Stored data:
-------------------------
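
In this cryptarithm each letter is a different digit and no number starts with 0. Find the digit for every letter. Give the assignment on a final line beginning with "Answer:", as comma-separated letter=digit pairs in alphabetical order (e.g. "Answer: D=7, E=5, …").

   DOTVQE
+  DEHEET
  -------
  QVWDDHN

Step 1. [col 1: E + T ≡ N (mod 10)] column 1 (E + T ≡ N (mod 10), carry-in 0) doesn't pin E yet; pick E=2 and continue. So E=2.
Step 2. [col 1: E + T ≡ N (mod 10)] several values work for N in column 1 (E + T ≡ N (mod 10), carry-in 0); try N=6, so N=6.
Step 3. [col 1: E + T ≡ N (mod 10)] from column 1 (E=2, N=6, carry-in 0, digits 2,6 already taken and all letters distinct): T must equal 4. So T=4.
Step 4. [col 2: Q + E ≡ H (mod 10)] Q=1 is one option consistent with column 2 (Q + E ≡ H (mod 10), carry-in 0) — take it. So Q=1.
Step 5. [col 2: Q + E ≡ H (mod 10)] column 2: given Q=1, E=2, carry-in 0, and digits 1,2,4,6 already taken and all letters distinct, Q+E≡H (mod 10) forces H=3 ⇒ H=3.
Step 6. [col 3: V + E ≡ D (mod 10)] column 3 (V + E ≡ D (mod 10), carry-in 0) doesn't pin V yet; pick V=5 and continue. So V=5.
Step 7. [col 3: V + E ≡ D (mod 10)] column 3 reads V+E+carry(0)=D with V=5, E=2; with digits 1,2,3,4,5,6 already taken and all letters distinct, the only value for D is 7. So D=7.
Step 8. [col 5: O + E ≡ W (mod 10)] in column 5 we have O+E≡W with carry-in 0; given E=2 and digits 1,2,3,4,5,6,7 already taken and all letters distinct, that pins W to 0, so W=0.
Step 9. [col 5: O + E ≡ W (mod 10)] column 5: given E=2, W=0, carry-in 0, and digits 0,1,2,3,4,5,6,7 already taken and all letters distinct, O+E≡W (mod 10) forces O=8 ⇒ O=8.

Answer: D=7, E=2, H=3, N=6, O=8, Q=1, T=4, V=5, W=0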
-------------------------
● **WHAT YOU SHOULD DO**
Every line of the data above is to be repeated exactly.

● **RESULT OF THIS TASK**
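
In this cryptarithm each letter is a different digit and no number starts with 0. Find the digit for every letter. Give the assignment on a final line beginning with "Answer:", as comma-separated letter=digit pairs in alphabetical order (e.g. "Answer: D=7, E=5, …").

   DOTVQE
+  DEHEET
  -------
  QVWDDHN

Step 1. [col 1: E + T ≡ N (mod 10)] column 1 (E + T ≡ N (mod 10), carry-in 0) doesn't pin E yet; pick E=2 and continue. So E=2.
Step 2. [col 1: E + T ≡ N (mod 10)] several values work for N in column 1 (E + T ≡ N (mod 10), carry-in 0); try N=6, so N=6.
Step 3. [col 1: E + T ≡ N (mod 10)] from column 1 (E=2, N=6, carry-in 0, digits 2,6 already taken and all letters distinct): T must equal 4. So T=4.
Step 4. [col 2: Q + E ≡ H (mod 10)] Q=1 is one option consistent with column 2 (Q + E ≡ H (mod 10), carry-in 0) — take it. So Q=1.
Step 5. [col 2: Q + E ≡ H (mod 10)] column 2: given Q=1, E=2, carry-in 0, and digits 1,2,4,6 already taken and all letters distinct, Q+E≡H (mod 10) forces H=3 ⇒ H=3.
Step 6. [col 3: V + E ≡ D (mod 10)] column 3 (V + E ≡ D (mod 10), carry-in 0) doesn't pin V yet; pick V=5 and continue. So V=5.
Step 7. [col 3: V + E ≡ D (mod 10)] column 3 reads V+E+carry(0)=D with V=5, E=2; with digits 1,2,3,4,5,6 already taken and all letters distinct, the only value for D is 7. So D=7.
Step 8. [col 5: O + E ≡ W (mod 10)] in column 5 we have O+E≡W with carry-in 0; given E=2 and digits 1,2,3,4,5,6,7 already taken and all letters distinct, that pins W to 0, so W=0.
Step 9. [col 5: O + E ≡ W (mod 10)] column 5: given E=2, W=0, carry-in 0, and digits 0,1,2,3,4,5,6,7 already taken and all letters distinct, O+E≡W (mod 10) forces O=8 ⇒ O=8.

Answer: D=7, E=2, H=3, N=6, O=8, Q=1, T=4, V=5, W=0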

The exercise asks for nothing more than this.